= Beginning of Section =

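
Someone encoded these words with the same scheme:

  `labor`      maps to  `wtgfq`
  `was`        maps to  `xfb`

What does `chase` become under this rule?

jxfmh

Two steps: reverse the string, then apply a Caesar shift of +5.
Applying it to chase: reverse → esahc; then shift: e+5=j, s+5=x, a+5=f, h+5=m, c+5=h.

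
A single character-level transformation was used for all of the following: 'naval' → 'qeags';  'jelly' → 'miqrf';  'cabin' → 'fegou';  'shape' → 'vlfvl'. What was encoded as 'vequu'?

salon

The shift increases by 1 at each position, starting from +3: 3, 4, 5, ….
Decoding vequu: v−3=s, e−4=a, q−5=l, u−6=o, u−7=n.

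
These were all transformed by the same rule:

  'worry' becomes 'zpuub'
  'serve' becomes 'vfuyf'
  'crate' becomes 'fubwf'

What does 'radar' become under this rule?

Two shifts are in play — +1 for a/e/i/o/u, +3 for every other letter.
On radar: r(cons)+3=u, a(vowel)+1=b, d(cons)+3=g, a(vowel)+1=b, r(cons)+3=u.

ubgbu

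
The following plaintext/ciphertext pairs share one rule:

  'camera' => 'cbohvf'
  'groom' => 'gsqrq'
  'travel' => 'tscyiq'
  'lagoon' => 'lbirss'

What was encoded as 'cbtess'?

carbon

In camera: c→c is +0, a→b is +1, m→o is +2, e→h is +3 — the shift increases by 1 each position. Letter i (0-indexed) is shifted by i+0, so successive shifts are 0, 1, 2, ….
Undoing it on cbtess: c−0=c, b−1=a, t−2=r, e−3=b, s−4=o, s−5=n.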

= End of Section =
= Beginning of Section =

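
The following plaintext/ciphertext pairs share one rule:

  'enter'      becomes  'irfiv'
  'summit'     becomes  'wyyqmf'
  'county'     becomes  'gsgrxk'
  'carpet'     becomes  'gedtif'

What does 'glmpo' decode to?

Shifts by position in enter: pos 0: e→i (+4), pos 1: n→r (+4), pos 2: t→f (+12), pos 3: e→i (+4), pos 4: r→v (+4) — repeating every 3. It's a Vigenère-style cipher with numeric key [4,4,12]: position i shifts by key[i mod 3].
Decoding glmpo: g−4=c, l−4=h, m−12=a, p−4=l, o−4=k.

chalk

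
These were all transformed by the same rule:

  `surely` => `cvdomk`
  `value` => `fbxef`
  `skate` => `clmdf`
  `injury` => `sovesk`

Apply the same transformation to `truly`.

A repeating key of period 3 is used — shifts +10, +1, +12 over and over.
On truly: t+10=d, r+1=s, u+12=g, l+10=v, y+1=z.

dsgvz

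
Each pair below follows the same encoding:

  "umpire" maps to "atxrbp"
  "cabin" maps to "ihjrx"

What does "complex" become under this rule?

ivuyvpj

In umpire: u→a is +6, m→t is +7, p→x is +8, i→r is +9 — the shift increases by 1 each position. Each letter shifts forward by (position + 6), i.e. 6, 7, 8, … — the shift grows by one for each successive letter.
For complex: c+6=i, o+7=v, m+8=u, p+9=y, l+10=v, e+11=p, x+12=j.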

= End of Section =
= Beginning of Section =

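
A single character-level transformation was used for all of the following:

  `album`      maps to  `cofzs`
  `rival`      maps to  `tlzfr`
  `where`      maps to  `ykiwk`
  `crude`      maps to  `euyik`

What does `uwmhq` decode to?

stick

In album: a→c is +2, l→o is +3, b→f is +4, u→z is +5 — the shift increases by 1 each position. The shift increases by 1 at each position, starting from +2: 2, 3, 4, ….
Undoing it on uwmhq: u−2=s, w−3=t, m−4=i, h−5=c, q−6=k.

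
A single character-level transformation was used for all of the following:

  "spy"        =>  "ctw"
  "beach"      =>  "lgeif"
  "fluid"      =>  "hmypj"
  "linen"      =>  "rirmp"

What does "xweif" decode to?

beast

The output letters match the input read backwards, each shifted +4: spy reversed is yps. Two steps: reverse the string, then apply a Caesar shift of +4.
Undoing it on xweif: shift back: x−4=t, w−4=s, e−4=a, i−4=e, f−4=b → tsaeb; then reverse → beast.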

= End of Section =

Find the lines above that contain the string "maps" and answer with how many there are, nothing else.

*Written solution*. 8